**Aim of the task:** Among the entries that follow, find the lines containing the string "privately" and copy them.

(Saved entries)
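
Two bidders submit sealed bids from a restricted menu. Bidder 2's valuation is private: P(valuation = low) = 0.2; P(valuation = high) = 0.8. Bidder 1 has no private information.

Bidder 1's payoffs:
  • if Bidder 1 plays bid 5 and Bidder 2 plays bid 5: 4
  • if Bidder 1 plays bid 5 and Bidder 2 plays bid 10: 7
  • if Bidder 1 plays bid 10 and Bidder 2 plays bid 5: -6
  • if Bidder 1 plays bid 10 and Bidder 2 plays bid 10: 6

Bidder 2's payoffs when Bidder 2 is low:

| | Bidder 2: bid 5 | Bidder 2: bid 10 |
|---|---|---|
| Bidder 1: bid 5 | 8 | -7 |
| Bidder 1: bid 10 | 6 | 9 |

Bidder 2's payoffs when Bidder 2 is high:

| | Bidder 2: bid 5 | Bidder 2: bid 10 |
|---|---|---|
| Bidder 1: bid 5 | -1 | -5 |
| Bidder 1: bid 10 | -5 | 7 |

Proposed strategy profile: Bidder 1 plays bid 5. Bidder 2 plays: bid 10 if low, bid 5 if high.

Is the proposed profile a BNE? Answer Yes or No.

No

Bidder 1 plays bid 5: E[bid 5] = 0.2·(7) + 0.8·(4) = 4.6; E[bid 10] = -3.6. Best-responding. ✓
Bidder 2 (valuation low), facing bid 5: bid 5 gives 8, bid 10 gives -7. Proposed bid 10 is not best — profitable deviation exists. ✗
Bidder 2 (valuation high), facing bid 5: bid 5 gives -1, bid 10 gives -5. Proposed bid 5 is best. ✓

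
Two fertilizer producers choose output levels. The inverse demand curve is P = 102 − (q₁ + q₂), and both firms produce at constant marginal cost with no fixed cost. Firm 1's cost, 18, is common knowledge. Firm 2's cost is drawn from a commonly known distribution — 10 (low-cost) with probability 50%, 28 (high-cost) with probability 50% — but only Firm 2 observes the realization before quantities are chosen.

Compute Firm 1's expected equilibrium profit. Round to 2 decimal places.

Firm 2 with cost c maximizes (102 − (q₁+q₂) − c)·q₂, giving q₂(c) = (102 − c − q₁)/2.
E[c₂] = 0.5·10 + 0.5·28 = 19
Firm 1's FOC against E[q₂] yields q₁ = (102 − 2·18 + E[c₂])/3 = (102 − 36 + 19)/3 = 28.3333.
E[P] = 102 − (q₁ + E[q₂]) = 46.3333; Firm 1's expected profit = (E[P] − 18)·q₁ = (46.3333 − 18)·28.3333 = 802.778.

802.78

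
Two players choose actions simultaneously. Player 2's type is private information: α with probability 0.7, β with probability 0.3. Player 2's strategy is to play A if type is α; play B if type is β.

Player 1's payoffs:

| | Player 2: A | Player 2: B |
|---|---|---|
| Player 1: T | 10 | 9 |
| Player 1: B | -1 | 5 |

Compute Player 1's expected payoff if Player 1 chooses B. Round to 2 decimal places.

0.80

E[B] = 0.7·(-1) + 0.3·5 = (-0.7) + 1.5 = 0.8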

--

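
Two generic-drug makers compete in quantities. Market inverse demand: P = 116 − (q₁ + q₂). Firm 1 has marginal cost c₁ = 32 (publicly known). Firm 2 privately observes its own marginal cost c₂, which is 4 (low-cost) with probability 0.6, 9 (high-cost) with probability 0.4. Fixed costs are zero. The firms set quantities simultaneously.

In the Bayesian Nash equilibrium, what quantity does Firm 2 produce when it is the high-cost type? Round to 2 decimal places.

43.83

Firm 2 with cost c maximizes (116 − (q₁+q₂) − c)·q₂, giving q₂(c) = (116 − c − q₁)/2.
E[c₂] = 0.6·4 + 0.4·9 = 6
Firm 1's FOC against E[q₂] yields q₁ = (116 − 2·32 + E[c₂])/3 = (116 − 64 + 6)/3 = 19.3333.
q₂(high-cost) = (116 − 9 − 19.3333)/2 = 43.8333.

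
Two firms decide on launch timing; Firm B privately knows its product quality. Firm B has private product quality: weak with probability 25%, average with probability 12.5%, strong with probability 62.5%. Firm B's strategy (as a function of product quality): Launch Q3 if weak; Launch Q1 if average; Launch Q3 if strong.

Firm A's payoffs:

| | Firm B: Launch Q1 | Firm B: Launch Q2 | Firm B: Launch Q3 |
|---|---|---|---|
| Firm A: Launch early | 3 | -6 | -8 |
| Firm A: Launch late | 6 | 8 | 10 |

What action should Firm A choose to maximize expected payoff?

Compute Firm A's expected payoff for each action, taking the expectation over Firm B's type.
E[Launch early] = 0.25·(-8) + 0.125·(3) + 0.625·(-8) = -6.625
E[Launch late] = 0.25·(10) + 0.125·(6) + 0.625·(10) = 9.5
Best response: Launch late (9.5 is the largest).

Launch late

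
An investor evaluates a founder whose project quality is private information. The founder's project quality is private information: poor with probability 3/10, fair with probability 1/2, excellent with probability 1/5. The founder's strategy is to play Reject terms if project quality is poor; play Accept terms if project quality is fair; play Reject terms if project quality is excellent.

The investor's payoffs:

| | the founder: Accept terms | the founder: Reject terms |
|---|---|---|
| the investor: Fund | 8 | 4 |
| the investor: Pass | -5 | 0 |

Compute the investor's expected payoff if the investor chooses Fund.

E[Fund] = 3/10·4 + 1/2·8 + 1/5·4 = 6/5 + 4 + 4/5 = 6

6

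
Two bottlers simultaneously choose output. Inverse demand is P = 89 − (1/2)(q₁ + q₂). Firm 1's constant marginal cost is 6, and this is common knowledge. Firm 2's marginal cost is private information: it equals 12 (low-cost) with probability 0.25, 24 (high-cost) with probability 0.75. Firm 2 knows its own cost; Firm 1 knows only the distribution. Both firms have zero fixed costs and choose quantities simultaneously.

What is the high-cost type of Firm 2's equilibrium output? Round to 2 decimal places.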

**Written solution:**
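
Two generic-drug makers compete in quantities. Market inverse demand: P = 116 − (q₁ + q₂). Firm 1 has marginal cost c₁ = 32 (publicly known). Firm 2 privately observes its own marginal cost c₂, which is 4 (low-cost) with probability 0.6, 9 (high-cost) with probability 0.4. Fixed costs are zero. The firms set quantities simultaneously.
Two firms decide on launch timing; Firm B privately knows its product quality. Firm B has private product quality: weak with probability 25%, average with probability 12.5%, strong with probability 62.5%. Firm B's strategy (as a function of product quality): Launch Q3 if weak; Launch Q1 if average; Launch Q3 if strong.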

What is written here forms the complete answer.